### PROBLEM REQUIREMENTS
The records below must be copied in full, exactly as they read.

Stored items:
..........

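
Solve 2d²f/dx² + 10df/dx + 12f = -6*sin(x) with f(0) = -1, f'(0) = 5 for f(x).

f = -27*exp(-3*x)/10 - 3*sin(x)/10 + 3*cos(x)/10 + 7*exp(-2*x)/5

Divide through by 2: f'' + 5f' + 6f = -3*sin(x).
Characteristic equation r² + 5r + 6 = 0 factors as (r + 3)(r + 2) = 0, so r = -3, -2.
Hence f_h = C1*exp(-3*x) + C2*exp(-2*x).
Try f_p = A*cos(x) + B*sin(x). Substituting and equating the coefficients of cos(x) and sin(x) gives A = 3/10, B = -3/10, so f_p = -3*sin(x)/10 + 3*cos(x)/10.
General solution: f = -3*sin(x)/10 + 3*cos(x)/10 + C1*exp(-3*x) + C2*exp(-2*x).
Apply the initial conditions: f(0) = 3/10 + C1 + C2 = -1 and f'(0) = -3/10 - 3*C1 - 2*C2 = 5. Solving gives C1 = -27/10, C2 = 7/5.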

..........

### SOLVED PROBLEM
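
Solve 2d²f/dx² + 10df/dx + 12f = -6*sin(x) with f(0) = -1, f'(0) = 5 for f(x).

f = -27*exp(-3*x)/10 - 3*sin(x)/10 + 3*cos(x)/10 + 7*exp(-2*x)/5

Divide through by 2: f'' + 5f' + 6f = -3*sin(x).
Characteristic equation r² + 5r + 6 = 0 factors as (r + 3)(r + 2) = 0, so r = -3, -2.
Hence f_h = C1*exp(-3*x) + C2*exp(-2*x).
Try f_p = A*cos(x) + B*sin(x). Substituting and equating the coefficients of cos(x) and sin(x) gives A = 3/10, B = -3/10, so f_p = -3*sin(x)/10 + 3*cos(x)/10.
General solution: f = -3*sin(x)/10 + 3*cos(x)/10 + C1*exp(-3*x) + C2*exp(-2*x).
Apply the initial conditions: f(0) = 3/10 + C1 + C2 = -1 and f'(0) = -3/10 - 3*C1 - 2*C2 = 5. Solving gives C1 = -27/10, C2 = 7/5.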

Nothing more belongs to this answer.